◆ Data supplied

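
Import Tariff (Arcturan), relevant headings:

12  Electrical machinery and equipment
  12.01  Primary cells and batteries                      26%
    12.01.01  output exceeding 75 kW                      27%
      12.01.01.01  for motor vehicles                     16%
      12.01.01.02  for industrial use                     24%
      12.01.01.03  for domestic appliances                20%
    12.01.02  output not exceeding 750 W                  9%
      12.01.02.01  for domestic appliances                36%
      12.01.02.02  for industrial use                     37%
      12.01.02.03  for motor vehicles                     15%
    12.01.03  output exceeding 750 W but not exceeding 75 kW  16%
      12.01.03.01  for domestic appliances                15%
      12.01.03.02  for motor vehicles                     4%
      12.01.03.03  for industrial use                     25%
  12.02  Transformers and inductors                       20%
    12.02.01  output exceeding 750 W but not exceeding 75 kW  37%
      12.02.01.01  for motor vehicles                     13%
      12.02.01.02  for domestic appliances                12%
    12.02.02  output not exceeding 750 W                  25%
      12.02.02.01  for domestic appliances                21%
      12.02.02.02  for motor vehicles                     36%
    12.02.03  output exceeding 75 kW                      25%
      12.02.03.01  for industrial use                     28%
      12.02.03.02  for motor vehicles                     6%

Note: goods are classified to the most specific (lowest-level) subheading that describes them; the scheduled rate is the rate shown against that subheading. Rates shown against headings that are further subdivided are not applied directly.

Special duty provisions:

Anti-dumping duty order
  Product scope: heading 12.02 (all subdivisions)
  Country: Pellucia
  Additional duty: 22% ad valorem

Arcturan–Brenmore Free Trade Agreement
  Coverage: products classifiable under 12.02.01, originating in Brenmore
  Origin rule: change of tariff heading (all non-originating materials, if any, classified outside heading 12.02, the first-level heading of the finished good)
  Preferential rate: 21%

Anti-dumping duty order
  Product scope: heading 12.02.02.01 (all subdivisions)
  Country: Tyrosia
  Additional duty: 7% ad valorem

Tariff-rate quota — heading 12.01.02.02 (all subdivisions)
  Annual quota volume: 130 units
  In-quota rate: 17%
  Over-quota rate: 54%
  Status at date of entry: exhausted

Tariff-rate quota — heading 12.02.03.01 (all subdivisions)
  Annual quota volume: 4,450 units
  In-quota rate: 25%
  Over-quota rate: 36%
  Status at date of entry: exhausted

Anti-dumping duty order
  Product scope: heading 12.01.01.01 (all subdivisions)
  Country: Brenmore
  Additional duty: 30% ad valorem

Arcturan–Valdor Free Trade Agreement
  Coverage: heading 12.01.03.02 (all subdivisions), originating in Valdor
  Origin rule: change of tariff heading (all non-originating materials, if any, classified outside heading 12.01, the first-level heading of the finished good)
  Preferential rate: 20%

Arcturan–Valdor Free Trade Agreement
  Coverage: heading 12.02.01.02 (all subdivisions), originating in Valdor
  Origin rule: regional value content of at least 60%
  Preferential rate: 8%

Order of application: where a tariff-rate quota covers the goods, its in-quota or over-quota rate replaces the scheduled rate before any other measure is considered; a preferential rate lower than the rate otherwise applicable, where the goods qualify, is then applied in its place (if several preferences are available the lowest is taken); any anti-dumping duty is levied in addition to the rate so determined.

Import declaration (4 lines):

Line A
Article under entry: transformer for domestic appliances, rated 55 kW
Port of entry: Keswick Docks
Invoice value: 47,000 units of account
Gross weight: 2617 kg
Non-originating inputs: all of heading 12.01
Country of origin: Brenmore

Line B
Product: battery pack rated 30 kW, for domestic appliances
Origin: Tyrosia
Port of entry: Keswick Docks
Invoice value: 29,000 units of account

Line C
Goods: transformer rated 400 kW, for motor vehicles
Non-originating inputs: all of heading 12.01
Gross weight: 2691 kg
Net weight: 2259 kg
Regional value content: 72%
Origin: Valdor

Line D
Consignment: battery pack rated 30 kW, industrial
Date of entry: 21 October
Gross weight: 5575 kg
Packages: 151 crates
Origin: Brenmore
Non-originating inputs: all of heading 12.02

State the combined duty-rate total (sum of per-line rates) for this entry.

58%

Line A: transformer → 12.02; rated 55 kW → 12.02.01; for domestic appliances → 12.02.01.02. Scheduled 12%. Brenmore agreement on 12.02.01: CTH met → 21% available; preference 21% not lower than 12% → no reduction. → 12%.
Line B: battery pack → 12.01; rated 30 kW → 12.01.03; for domestic appliances → 12.01.03.01. Scheduled 15%. No special measure applies. → 15%.
Line C: transformer → 12.02; rated 400 kW → 12.02.03; for motor vehicles → 12.02.03.02. Scheduled 6%. Valdor agreement on 12.01.03.02: 12.02.03.02 not covered; Valdor agreement on 12.02.01.02: 12.02.03.02 not covered. → 6%.
Line D: battery pack → 12.01; rated 30 kW → 12.01.03; industrial → 12.01.03.03. Scheduled 25%. Brenmore agreement on 12.02.01: 12.01.03.03 not covered. → 25%.
Sum: 12% + 15% + 6% + 25% = 58%.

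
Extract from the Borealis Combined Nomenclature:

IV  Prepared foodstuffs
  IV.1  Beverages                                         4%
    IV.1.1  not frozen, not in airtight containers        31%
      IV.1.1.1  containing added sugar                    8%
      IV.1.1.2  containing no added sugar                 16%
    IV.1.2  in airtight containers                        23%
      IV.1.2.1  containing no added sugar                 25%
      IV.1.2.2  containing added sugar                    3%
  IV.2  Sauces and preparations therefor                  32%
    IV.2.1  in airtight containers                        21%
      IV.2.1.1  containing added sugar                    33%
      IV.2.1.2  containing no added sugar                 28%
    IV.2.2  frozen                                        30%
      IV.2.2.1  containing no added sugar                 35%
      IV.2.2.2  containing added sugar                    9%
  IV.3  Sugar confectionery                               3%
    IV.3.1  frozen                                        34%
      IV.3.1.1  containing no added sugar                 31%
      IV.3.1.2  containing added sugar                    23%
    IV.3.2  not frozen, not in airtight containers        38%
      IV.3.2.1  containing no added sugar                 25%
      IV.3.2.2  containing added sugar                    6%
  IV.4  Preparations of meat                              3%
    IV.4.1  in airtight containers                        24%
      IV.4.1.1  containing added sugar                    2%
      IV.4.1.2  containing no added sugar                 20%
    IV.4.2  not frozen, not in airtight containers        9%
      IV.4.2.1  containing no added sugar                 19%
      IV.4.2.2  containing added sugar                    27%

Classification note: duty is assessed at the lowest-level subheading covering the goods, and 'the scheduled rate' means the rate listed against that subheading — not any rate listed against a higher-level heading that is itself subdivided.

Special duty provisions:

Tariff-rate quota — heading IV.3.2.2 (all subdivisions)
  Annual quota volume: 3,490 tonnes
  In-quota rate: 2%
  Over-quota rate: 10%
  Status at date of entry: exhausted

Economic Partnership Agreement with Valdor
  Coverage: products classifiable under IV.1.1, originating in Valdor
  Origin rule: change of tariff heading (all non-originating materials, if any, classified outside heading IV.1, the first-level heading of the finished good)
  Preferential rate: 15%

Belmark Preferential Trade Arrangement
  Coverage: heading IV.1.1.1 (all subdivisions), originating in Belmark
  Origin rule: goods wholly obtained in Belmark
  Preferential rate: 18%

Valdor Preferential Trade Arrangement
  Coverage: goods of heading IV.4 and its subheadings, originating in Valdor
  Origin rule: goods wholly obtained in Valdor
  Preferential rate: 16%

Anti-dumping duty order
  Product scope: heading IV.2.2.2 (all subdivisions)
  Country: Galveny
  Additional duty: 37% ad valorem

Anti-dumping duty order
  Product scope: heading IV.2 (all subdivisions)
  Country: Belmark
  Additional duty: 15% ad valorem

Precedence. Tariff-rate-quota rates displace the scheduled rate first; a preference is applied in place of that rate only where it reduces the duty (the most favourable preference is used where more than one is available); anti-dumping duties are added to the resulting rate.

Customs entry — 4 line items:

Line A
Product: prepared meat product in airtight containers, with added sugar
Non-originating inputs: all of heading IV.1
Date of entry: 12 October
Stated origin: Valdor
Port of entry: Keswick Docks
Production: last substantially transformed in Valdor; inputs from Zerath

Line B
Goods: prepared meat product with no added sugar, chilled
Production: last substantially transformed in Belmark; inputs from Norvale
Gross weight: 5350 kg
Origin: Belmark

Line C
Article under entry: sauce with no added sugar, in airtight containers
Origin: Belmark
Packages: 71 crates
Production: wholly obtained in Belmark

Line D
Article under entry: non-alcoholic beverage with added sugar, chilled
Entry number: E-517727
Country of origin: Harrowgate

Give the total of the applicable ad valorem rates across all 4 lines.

Line A: prepared meat product → IV.4; in airtight containers → IV.4.1; with added sugar → IV.4.1.1. Scheduled 2%. Valdor agreement on IV.1.1: IV.4.1.1 not covered; Valdor agreement on IV.4: not wholly obtained. → 2%.
Line B: prepared meat product → IV.4; chilled → IV.4.2; with no added sugar → IV.4.2.1. Scheduled 19%. Belmark agreement on IV.1.1.1: IV.4.2.1 not covered. → 19%.
Line C: sauce → IV.2; in airtight containers → IV.2.1; with no added sugar → IV.2.1.2. Scheduled 28%. Belmark agreement on IV.1.1.1: IV.2.1.2 not covered; anti-dumping (Belmark, IV.2): +15%; total 28% + 15% = 43%. → 43%.
Line D: non-alcoholic beverage → IV.1; chilled → IV.1.1; with added sugar → IV.1.1.1. Scheduled 8%. No special measure applies. → 8%.
Sum: 2% + 19% + 43% + 8% = 72%.

72%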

◆ Required action
Whenever the word "weight" shows up in a line of the entries above, copy that line.

◆ Exercise output
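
Gross weight: 2617 kg
Gross weight: 2691 kg
Net weight: 2259 kg
Gross weight: 5575 kg
Gross weight: 5350 kg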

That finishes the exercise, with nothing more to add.